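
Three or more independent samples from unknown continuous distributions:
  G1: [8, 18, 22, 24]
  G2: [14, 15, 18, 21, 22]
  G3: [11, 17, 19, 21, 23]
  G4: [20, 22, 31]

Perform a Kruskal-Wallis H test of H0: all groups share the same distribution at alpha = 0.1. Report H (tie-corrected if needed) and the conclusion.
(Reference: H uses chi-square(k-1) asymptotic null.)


Step 1: Combine all N = 17 observations and assign midranks.
sorted (value, group, rank): (8,G1,1), (11,G3,2), (14,G2,3), (15,G2,4), (17,G3,5), (18,G1,6.5), (18,G2,6.5), (19,G3,8), (20,G4,9), (21,G2,10.5), (21,G3,10.5), (22,G1,13), (22,G2,13), (22,G4,13), (23,G3,15), (24,G1,16), (31,G4,17)
Step 2: Sum ranks within each group.
R_1 = 36.5 (n_1 = 4)
R_2 = 37 (n_2 = 5)
R_3 = 40.5 (n_3 = 5)
R_4 = 39 (n_4 = 3)
Step 3: H = 12/(N(N+1)) * sum(R_i^2/n_i) - 3(N+1)
     = 12/(17*18) * (36.5^2/4 + 37^2/5 + 40.5^2/5 + 39^2/3) - 3*18
     = 0.039216 * 1441.91 - 54
     = 2.545588.
Step 4: Ties present; correction factor C = 1 - 36/(17^3 - 17) = 0.992647. Corrected H = 2.545588 / 0.992647 = 2.564444.
Step 5: Under H0, H ~ chi^2(3); p-value = 0.463757.
Step 6: alpha = 0.1. fail to reject H0.

H = 2.5644, df = 3, p = 0.463757, fail to reject H0.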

> **WORK INSTRUCTIONS**:
Return the material above in full, exactly as written.

> **FINISHED EXERCISE**:
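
Three or more independent samples from unknown continuous distributions:
  G1: [8, 18, 22, 24]
  G2: [14, 15, 18, 21, 22]
  G3: [11, 17, 19, 21, 23]
  G4: [20, 22, 31]

Perform a Kruskal-Wallis H test of H0: all groups share the same distribution at alpha = 0.1. Report H (tie-corrected if needed) and the conclusion.
(Reference: H uses chi-square(k-1) asymptotic null.)


Step 1: Combine all N = 17 observations and assign midranks.
sorted (value, group, rank): (8,G1,1), (11,G3,2), (14,G2,3), (15,G2,4), (17,G3,5), (18,G1,6.5), (18,G2,6.5), (19,G3,8), (20,G4,9), (21,G2,10.5), (21,G3,10.5), (22,G1,13), (22,G2,13), (22,G4,13), (23,G3,15), (24,G1,16), (31,G4,17)
Step 2: Sum ranks within each group.
R_1 = 36.5 (n_1 = 4)
R_2 = 37 (n_2 = 5)
R_3 = 40.5 (n_3 = 5)
R_4 = 39 (n_4 = 3)
Step 3: H = 12/(N(N+1)) * sum(R_i^2/n_i) - 3(N+1)
     = 12/(17*18) * (36.5^2/4 + 37^2/5 + 40.5^2/5 + 39^2/3) - 3*18
     = 0.039216 * 1441.91 - 54
     = 2.545588.
Step 4: Ties present; correction factor C = 1 - 36/(17^3 - 17) = 0.992647. Corrected H = 2.545588 / 0.992647 = 2.564444.
Step 5: Under H0, H ~ chi^2(3); p-value = 0.463757.
Step 6: alpha = 0.1. fail to reject H0.

H = 2.5644, df = 3, p = 0.463757, fail to reject H0.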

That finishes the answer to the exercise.